* _Problem details_
Would you reproduce the listing exactly, leaving nothing out?

•••

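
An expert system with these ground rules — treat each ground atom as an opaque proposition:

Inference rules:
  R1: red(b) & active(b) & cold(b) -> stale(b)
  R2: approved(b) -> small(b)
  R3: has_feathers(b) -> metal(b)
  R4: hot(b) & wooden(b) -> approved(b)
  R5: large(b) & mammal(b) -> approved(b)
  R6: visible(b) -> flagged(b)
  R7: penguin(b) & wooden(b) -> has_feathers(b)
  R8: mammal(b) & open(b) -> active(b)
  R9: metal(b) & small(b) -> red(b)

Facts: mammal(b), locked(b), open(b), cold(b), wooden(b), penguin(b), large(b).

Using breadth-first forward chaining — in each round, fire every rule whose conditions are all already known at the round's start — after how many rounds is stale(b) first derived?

Round 1 — R5, R7, R8, derive approved(b), has_feathers(b), active(b).
Round 2 — R2, R3, derive small(b), metal(b).
Round 3 — R9, derive red(b).
Round 4 — R1, derive stale(b).
stale(b) first appears in round 4.

4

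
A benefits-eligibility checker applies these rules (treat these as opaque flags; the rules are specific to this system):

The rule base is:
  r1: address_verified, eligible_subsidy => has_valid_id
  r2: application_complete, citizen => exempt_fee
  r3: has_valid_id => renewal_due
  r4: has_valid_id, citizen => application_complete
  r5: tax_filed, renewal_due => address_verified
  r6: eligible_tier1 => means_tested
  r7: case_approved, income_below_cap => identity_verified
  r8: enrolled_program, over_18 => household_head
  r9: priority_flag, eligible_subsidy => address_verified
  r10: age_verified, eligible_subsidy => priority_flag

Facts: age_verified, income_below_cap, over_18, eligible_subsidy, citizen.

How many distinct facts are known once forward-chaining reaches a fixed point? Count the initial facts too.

11

Round 1: r10 [age_verified, eligible_subsidy => priority_flag]. New: priority_flag.
Round 2: r9 [priority_flag, eligible_subsidy => address_verified]. New: address_verified.
Round 3: r1 [address_verified, eligible_subsidy => has_valid_id]. New: has_valid_id.
Round 4: r3 [has_valid_id => renewal_due]; r4 [has_valid_id, citizen => application_complete]. New: renewal_due, application_complete.
Round 5: r2 [application_complete, citizen => exempt_fee]. New: exempt_fee.
Closure: {address_verified, age_verified, application_complete, citizen, eligible_subsidy, exempt_fee, has_valid_id, income_below_cap, over_18, priority_flag, renewal_due} — 11 facts.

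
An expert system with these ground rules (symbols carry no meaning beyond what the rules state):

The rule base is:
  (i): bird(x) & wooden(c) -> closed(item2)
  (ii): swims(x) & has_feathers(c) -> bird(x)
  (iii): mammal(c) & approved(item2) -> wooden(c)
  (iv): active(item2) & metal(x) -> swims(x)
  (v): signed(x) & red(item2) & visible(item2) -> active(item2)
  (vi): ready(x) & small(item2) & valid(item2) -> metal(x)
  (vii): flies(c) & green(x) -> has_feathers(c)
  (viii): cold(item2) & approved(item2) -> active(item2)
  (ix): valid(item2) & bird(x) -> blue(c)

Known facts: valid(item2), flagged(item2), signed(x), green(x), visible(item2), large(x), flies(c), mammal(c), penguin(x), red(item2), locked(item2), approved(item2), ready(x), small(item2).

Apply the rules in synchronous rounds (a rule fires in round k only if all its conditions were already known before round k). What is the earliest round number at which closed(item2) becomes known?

4

Round 1: (iii) [mammal(c) & approved(item2) -> wooden(c)]; (v) [signed(x) & red(item2) & visible(item2) -> active(item2)]; (vi) [ready(x) & small(item2) & valid(item2) -> metal(x)]; (vii) [flies(c) & green(x) -> has_feathers(c)]. New: wooden(c), active(item2), metal(x), has_feathers(c).
Round 2: (iv) [active(item2) & metal(x) -> swims(x)]. New: swims(x).
Round 3: (ii) [swims(x) & has_feathers(c) -> bird(x)]. New: bird(x).
Round 4: (i) [bird(x) & wooden(c) -> closed(item2)]; (ix) [valid(item2) & bird(x) -> blue(c)]. New: closed(item2), blue(c).
closed(item2) first appears in round 4.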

•••

* _Solution to this problem_
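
An expert system with these ground rules — treat each ground atom as an opaque proposition:

Inference rules:
  R1: red(b) & active(b) & cold(b) -> stale(b)
  R2: approved(b) -> small(b)
  R3: has_feathers(b) -> metal(b)
  R4: hot(b) & wooden(b) -> approved(b)
  R5: large(b) & mammal(b) -> approved(b)
  R6: visible(b) -> flagged(b)
  R7: penguin(b) & wooden(b) -> has_feathers(b)
  R8: mammal(b) & open(b) -> active(b)
  R9: metal(b) & small(b) -> red(b)

Facts: mammal(b), locked(b), open(b), cold(b), wooden(b), penguin(b), large(b).

Using breadth-first forward chaining — in each round, fire every rule whose conditions are all already known at the round's start — after how many rounds is stale(b) first derived?

Round 1 — R5, R7, R8, derive approved(b), has_feathers(b), active(b).
Round 2 — R2, R3, derive small(b), metal(b).
Round 3 — R9, derive red(b).
Round 4 — R1, derive stale(b).
stale(b) first appears in round 4.

4

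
A benefits-eligibility checker applies these rules (treat these as opaque flags; the rules are specific to this system):

The rule base is:
  r1: address_verified, eligible_subsidy => has_valid_id
  r2: application_complete, citizen => exempt_fee
  r3: has_valid_id => renewal_due
  r4: has_valid_id, citizen => application_complete
  r5: tax_filed, renewal_due => address_verified
  r6: eligible_tier1 => means_tested
  r7: case_approved, income_below_cap => identity_verified
  r8: enrolled_program, over_18 => household_head
  r9: priority_flag, eligible_subsidy => address_verified
  r10: age_verified, eligible_subsidy => priority_flag

Facts: age_verified, income_below_cap, over_18, eligible_subsidy, citizen.

How many distinct facts are known once forward-chaining reaches a fixed point? Count the initial facts too.

11

Round 1: r10 [age_verified, eligible_subsidy => priority_flag]. New: priority_flag.
Round 2: r9 [priority_flag, eligible_subsidy => address_verified]. New: address_verified.
Round 3: r1 [address_verified, eligible_subsidy => has_valid_id]. New: has_valid_id.
Round 4: r3 [has_valid_id => renewal_due]; r4 [has_valid_id, citizen => application_complete]. New: renewal_due, application_complete.
Round 5: r2 [application_complete, citizen => exempt_fee]. New: exempt_fee.
Closure: {address_verified, age_verified, application_complete, citizen, eligible_subsidy, exempt_fee, has_valid_id, income_below_cap, over_18, priority_flag, renewal_due} — 11 facts.

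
An expert system with these ground rules (symbols carry no meaning beyond what the rules state):

The rule base is:
  (i): bird(x) & wooden(c) -> closed(item2)
  (ii): swims(x) & has_feathers(c) -> bird(x)
  (iii): mammal(c) & approved(item2) -> wooden(c)
  (iv): active(item2) & metal(x) -> swims(x)
  (v): signed(x) & red(item2) & visible(item2) -> active(item2)
  (vi): ready(x) & small(item2) & valid(item2) -> metal(x)
  (vii): flies(c) & green(x) -> has_feathers(c)
  (viii): cold(item2) & approved(item2) -> active(item2)
  (ix): valid(item2) & bird(x) -> blue(c)

Known facts: valid(item2), flagged(item2), signed(x), green(x), visible(item2), large(x), flies(c), mammal(c), penguin(x), red(item2), locked(item2), approved(item2), ready(x), small(item2).

Apply the rules in synchronous rounds (a rule fires in round k only if all its conditions were already known before round k). What is the earliest round number at which closed(item2) becomes known?

4

Round 1: (iii) [mammal(c) & approved(item2) -> wooden(c)]; (v) [signed(x) & red(item2) & visible(item2) -> active(item2)]; (vi) [ready(x) & small(item2) & valid(item2) -> metal(x)]; (vii) [flies(c) & green(x) -> has_feathers(c)]. New: wooden(c), active(item2), metal(x), has_feathers(c).
Round 2: (iv) [active(item2) & metal(x) -> swims(x)]. New: swims(x).
Round 3: (ii) [swims(x) & has_feathers(c) -> bird(x)]. New: bird(x).
Round 4: (i) [bird(x) & wooden(c) -> closed(item2)]; (ix) [valid(item2) & bird(x) -> blue(c)]. New: closed(item2), blue(c).
closed(item2) first appears in round 4.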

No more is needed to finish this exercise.